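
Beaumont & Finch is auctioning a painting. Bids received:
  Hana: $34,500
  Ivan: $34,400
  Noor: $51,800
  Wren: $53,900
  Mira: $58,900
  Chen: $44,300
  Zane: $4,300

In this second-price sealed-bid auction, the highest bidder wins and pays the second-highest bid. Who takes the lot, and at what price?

Sorting bids: 58,900 (Mira) > 53,900 (Wren) > 51,800 (Noor) > 44,300 (Chen) > 34,500 (Hana) > 34,400 (Ivan) > …
Mira wins with the highest bid; price is set by the runner-up at $53,900.

Mira pays $53,900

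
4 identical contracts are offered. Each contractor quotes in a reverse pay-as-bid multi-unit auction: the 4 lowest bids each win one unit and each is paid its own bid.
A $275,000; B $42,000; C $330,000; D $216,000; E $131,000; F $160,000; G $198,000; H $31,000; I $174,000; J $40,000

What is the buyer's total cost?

Total cost: $244,000

Ordering the bids: 31,000 (H), 40,000 (J), 42,000 (B), 131,000 (E), 160,000 (F), 174,000 (I), …
Winners (4 units): H, J, B, E.
Total cost = 31,000 + 40,000 + 42,000 + 131,000 = $244,000.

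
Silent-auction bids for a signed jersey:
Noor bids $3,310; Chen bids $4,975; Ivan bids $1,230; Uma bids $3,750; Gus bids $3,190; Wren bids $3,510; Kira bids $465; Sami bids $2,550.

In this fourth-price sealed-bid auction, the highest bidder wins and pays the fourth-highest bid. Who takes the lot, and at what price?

Chen pays $3,310

Bids ranked: 4,975 (Chen) > 3,750 (Uma) > 3,510 (Wren) > 3,310 (Noor) > 3,190 (Gus) > 2,550 (Sami) > …
Chen wins; payment is bid #4 in the ranking = $3,310.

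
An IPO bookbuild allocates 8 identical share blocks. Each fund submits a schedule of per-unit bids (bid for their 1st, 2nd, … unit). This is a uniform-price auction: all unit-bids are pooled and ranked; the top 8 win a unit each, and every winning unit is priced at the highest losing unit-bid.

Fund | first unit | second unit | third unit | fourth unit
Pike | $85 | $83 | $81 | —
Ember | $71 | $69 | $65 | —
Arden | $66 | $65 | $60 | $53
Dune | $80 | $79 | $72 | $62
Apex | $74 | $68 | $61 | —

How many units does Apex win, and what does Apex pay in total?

Merging the schedules and taking the best 8: 85 (Pike-1), 83 (Pike-2), 81 (Pike-3), 80 (Dune-1), 79 (Dune-2), 74 (Apex-1), 72 (Dune-3), 71 (Ember-1)
Highest rejected unit-bid = $69.
Apex wins 1 unit(s) at $69 each.

Apex: 1 unit, pays $69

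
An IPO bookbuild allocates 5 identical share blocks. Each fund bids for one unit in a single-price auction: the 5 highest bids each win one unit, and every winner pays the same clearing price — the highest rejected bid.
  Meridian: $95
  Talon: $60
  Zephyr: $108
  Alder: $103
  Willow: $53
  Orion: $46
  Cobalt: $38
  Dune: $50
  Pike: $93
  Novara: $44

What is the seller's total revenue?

Total revenue: $265

Sorting: 108 (Zephyr), 103 (Alder), 95 (Meridian), 93 (Pike), 60 (Talon), 53 (Willow), 50 (Dune), …
Winners (5 units): Zephyr, Alder, Meridian, Pike, Talon.
Clearing price = highest rejected bid = $53.
Total revenue = 5 × $53 = $265.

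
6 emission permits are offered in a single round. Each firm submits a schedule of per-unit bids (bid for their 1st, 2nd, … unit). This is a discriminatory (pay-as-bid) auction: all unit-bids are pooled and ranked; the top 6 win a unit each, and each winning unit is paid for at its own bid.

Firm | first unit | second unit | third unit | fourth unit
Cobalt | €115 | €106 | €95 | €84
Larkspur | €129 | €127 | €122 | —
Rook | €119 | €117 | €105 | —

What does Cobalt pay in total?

Cobalt pays €115

Pooled unit-bids ranked (top 6): 129 (Larkspur-1), 127 (Larkspur-2), 122 (Larkspur-3), 119 (Rook-1), 117 (Rook-2), 115 (Cobalt-1)
Next rejected bid: €106 (not a price — pay-as-bid).
Cobalt's winning unit-bids: 115 = €115.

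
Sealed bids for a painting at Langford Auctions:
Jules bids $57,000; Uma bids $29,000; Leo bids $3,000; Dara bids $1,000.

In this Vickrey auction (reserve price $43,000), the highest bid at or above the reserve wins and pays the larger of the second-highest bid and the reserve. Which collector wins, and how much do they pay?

Jules pays $43,000

Vickrey auction (reserve price $43,000): the highest bid at or above the reserve wins and pays the larger of the second-highest bid and the reserve.
Bids in order: 57,000 (Jules) > 29,000 (Uma) > 3,000 (Leo) > 1,000 (Dara)
Jules has the top bid at or above the reserve ($57,000).
max(second-highest $29,000, reserve $43,000) = $43,000.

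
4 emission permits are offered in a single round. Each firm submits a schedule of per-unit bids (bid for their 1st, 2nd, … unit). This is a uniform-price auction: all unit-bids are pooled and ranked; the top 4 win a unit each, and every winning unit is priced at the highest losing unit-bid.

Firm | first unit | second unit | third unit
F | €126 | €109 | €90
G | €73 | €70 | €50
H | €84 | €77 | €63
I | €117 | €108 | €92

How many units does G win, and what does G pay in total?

Pooled unit-bids ranked (top 4): 126 (F-1), 117 (I-1), 109 (F-2), 108 (I-2)
First bid not allocated: €92.
G wins 0 unit(s) at €92 each.

G: 0 units, pays €0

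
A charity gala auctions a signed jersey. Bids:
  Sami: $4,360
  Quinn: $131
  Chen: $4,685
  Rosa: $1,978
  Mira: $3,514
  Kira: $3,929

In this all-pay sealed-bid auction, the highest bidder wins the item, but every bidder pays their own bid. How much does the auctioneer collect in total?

All-pay sealed-bid auction: the highest bidder wins the item, but every bidder pays their own bid.
Sorting bids: 4,685 (Chen) > 4,360 (Sami) > 3,929 (Kira) > 3,514 (Mira) > 1,978 (Rosa) > 131 (Quinn)
Chen wins with the top bid; all bids are sunk regardless.
Every bidder forfeits their bid regardless of winning.
Revenue = 4,360 + 131 + 4,685 + 1,978 + 3,514 + 3,929 = $18,597.

Total revenue: $18,597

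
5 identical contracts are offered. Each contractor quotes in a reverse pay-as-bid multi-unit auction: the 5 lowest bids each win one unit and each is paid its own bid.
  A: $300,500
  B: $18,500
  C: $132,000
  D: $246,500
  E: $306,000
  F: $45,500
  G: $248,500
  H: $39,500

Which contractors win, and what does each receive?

Ordering the bids: 18,500 (B), 39,500 (H), 45,500 (F), 132,000 (C), 246,500 (D), 248,500 (G), 300,500 (A), …
The 5 lowest are B, H, F, C, D.
Each winner is paid its own bid: B $18,500, H $39,500, F $45,500, C $132,000, D $246,500.

B $18,500, H $39,500, F $45,500, C $132,000, D $246,500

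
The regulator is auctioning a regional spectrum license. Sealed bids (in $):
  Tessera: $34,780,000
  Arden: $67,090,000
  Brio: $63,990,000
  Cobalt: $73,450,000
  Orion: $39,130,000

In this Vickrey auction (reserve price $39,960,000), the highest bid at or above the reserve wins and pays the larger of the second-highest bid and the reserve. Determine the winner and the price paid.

Vickrey auction (reserve price $39,960,000): the highest bid at or above the reserve wins and pays the larger of the second-highest bid and the reserve.
Sorting bids: 73,450,000 (Cobalt) > 67,090,000 (Arden) > 63,990,000 (Brio) > 39,130,000 (Orion) > 34,780,000 (Tessera)
Cobalt has the top bid at or above the reserve ($73,450,000).
max(second-highest $67,090,000, reserve $39,960,000) = $67,090,000; the reserve does not bind.

Cobalt pays $67,090,000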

○ ○ ○ ○ ○ ○ ○

REQUIRED WORK:
The records above should be restated exactly, line for line.

THE COMPLETED TASK:
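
Beaumont & Finch is auctioning a painting. Bids received:
  Hana: $34,500
  Ivan: $34,400
  Noor: $51,800
  Wren: $53,900
  Mira: $58,900
  Chen: $44,300
  Zane: $4,300

In this second-price sealed-bid auction, the highest bidder wins and pays the second-highest bid. Who takes the lot, and at what price?

Sorting bids: 58,900 (Mira) > 53,900 (Wren) > 51,800 (Noor) > 44,300 (Chen) > 34,500 (Hana) > 34,400 (Ivan) > …
Mira wins with the highest bid; price is set by the runner-up at $53,900.

Mira pays $53,900

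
4 identical contracts are offered. Each contractor quotes in a reverse pay-as-bid multi-unit auction: the 4 lowest bids each win one unit and each is paid its own bid.
A $275,000; B $42,000; C $330,000; D $216,000; E $131,000; F $160,000; G $198,000; H $31,000; I $174,000; J $40,000

What is the buyer's total cost?

Total cost: $244,000

Ordering the bids: 31,000 (H), 40,000 (J), 42,000 (B), 131,000 (E), 160,000 (F), 174,000 (I), …
Winners (4 units): H, J, B, E.
Total cost = 31,000 + 40,000 + 42,000 + 131,000 = $244,000.

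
Silent-auction bids for a signed jersey:
Noor bids $3,310; Chen bids $4,975; Ivan bids $1,230; Uma bids $3,750; Gus bids $3,190; Wren bids $3,510; Kira bids $465; Sami bids $2,550.

In this fourth-price sealed-bid auction, the highest bidder wins and pays the fourth-highest bid. Who takes the lot, and at what price?

Chen pays $3,310

Bids ranked: 4,975 (Chen) > 3,750 (Uma) > 3,510 (Wren) > 3,310 (Noor) > 3,190 (Gus) > 2,550 (Sami) > …
Chen wins; payment is bid #4 in the ranking = $3,310.

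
An IPO bookbuild allocates 8 identical share blocks. Each fund submits a schedule of per-unit bids (bid for their 1st, 2nd, … unit). This is a uniform-price auction: all unit-bids are pooled and ranked; the top 8 win a unit each, and every winning unit is priced at the highest losing unit-bid.

Fund | first unit | second unit | third unit | fourth unit
Pike | $85 | $83 | $81 | —
Ember | $71 | $69 | $65 | —
Arden | $66 | $65 | $60 | $53
Dune | $80 | $79 | $72 | $62
Apex | $74 | $68 | $61 | —

How many units does Apex win, and what does Apex pay in total?

Merging the schedules and taking the best 8: 85 (Pike-1), 83 (Pike-2), 81 (Pike-3), 80 (Dune-1), 79 (Dune-2), 74 (Apex-1), 72 (Dune-3), 71 (Ember-1)
Highest rejected unit-bid = $69.
Apex wins 1 unit(s) at $69 each.

Apex: 1 unit, pays $69

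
An IPO bookbuild allocates 5 identical share blocks. Each fund bids for one unit in a single-price auction: the 5 highest bids each win one unit, and every winner pays the same clearing price — the highest rejected bid.
  Meridian: $95
  Talon: $60
  Zephyr: $108
  Alder: $103
  Willow: $53
  Orion: $46
  Cobalt: $38
  Dune: $50
  Pike: $93
  Novara: $44

What is the seller's total revenue?

Total revenue: $265

Sorting: 108 (Zephyr), 103 (Alder), 95 (Meridian), 93 (Pike), 60 (Talon), 53 (Willow), 50 (Dune), …
Winners (5 units): Zephyr, Alder, Meridian, Pike, Talon.
Clearing price = highest rejected bid = $53.
Total revenue = 5 × $53 = $265.

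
6 emission permits are offered in a single round. Each firm submits a schedule of per-unit bids (bid for their 1st, 2nd, … unit). This is a discriminatory (pay-as-bid) auction: all unit-bids are pooled and ranked; the top 6 win a unit each, and each winning unit is paid for at its own bid.

Firm | first unit | second unit | third unit | fourth unit
Cobalt | €115 | €106 | €95 | €84
Larkspur | €129 | €127 | €122 | —
Rook | €119 | €117 | €105 | —

What does Cobalt pay in total?

Cobalt pays €115

Pooled unit-bids ranked (top 6): 129 (Larkspur-1), 127 (Larkspur-2), 122 (Larkspur-3), 119 (Rook-1), 117 (Rook-2), 115 (Cobalt-1)
Next rejected bid: €106 (not a price — pay-as-bid).
Cobalt's winning unit-bids: 115 = €115.

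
Sealed bids for a painting at Langford Auctions:
Jules bids $57,000; Uma bids $29,000; Leo bids $3,000; Dara bids $1,000.

In this Vickrey auction (reserve price $43,000), the highest bid at or above the reserve wins and pays the larger of the second-highest bid and the reserve. Which collector wins, and how much do they pay?

Jules pays $43,000

Vickrey auction (reserve price $43,000): the highest bid at or above the reserve wins and pays the larger of the second-highest bid and the reserve.
Bids in order: 57,000 (Jules) > 29,000 (Uma) > 3,000 (Leo) > 1,000 (Dara)
Jules has the top bid at or above the reserve ($57,000).
max(second-highest $29,000, reserve $43,000) = $43,000.

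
4 emission permits are offered in a single round. Each firm submits a schedule of per-unit bids (bid for their 1st, 2nd, … unit). This is a uniform-price auction: all unit-bids are pooled and ranked; the top 4 win a unit each, and every winning unit is priced at the highest losing unit-bid.

Firm | first unit | second unit | third unit
F | €126 | €109 | €90
G | €73 | €70 | €50
H | €84 | €77 | €63
I | €117 | €108 | €92

How many units does G win, and what does G pay in total?

Pooled unit-bids ranked (top 4): 126 (F-1), 117 (I-1), 109 (F-2), 108 (I-2)
First bid not allocated: €92.
G wins 0 unit(s) at €92 each.

G: 0 units, pays €0

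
A charity gala auctions a signed jersey. Bids:
  Sami: $4,360
  Quinn: $131
  Chen: $4,685
  Rosa: $1,978
  Mira: $3,514
  Kira: $3,929

In this all-pay sealed-bid auction, the highest bidder wins the item, but every bidder pays their own bid. How much does the auctioneer collect in total?

All-pay sealed-bid auction: the highest bidder wins the item, but every bidder pays their own bid.
Sorting bids: 4,685 (Chen) > 4,360 (Sami) > 3,929 (Kira) > 3,514 (Mira) > 1,978 (Rosa) > 131 (Quinn)
Chen wins with the top bid; all bids are sunk regardless.
Every bidder forfeits their bid regardless of winning.
Revenue = 4,360 + 131 + 4,685 + 1,978 + 3,514 + 3,929 = $18,597.

Total revenue: $18,597

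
5 identical contracts are offered. Each contractor quotes in a reverse pay-as-bid multi-unit auction: the 5 lowest bids each win one unit and each is paid its own bid.
  A: $300,500
  B: $18,500
  C: $132,000
  D: $246,500
  E: $306,000
  F: $45,500
  G: $248,500
  H: $39,500

Which contractors win, and what does each receive?

Ordering the bids: 18,500 (B), 39,500 (H), 45,500 (F), 132,000 (C), 246,500 (D), 248,500 (G), 300,500 (A), …
The 5 lowest are B, H, F, C, D.
Each winner is paid its own bid: B $18,500, H $39,500, F $45,500, C $132,000, D $246,500.

B $18,500, H $39,500, F $45,500, C $132,000, D $246,500

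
The regulator is auctioning a regional spectrum license. Sealed bids (in $):
  Tessera: $34,780,000
  Arden: $67,090,000
  Brio: $63,990,000
  Cobalt: $73,450,000
  Orion: $39,130,000

In this Vickrey auction (reserve price $39,960,000), the highest bid at or above the reserve wins and pays the larger of the second-highest bid and the reserve. Determine the winner and the price paid.

Vickrey auction (reserve price $39,960,000): the highest bid at or above the reserve wins and pays the larger of the second-highest bid and the reserve.
Sorting bids: 73,450,000 (Cobalt) > 67,090,000 (Arden) > 63,990,000 (Brio) > 39,130,000 (Orion) > 34,780,000 (Tessera)
Cobalt has the top bid at or above the reserve ($73,450,000).
max(second-highest $67,090,000, reserve $39,960,000) = $67,090,000; the reserve does not bind.

Cobalt pays $67,090,000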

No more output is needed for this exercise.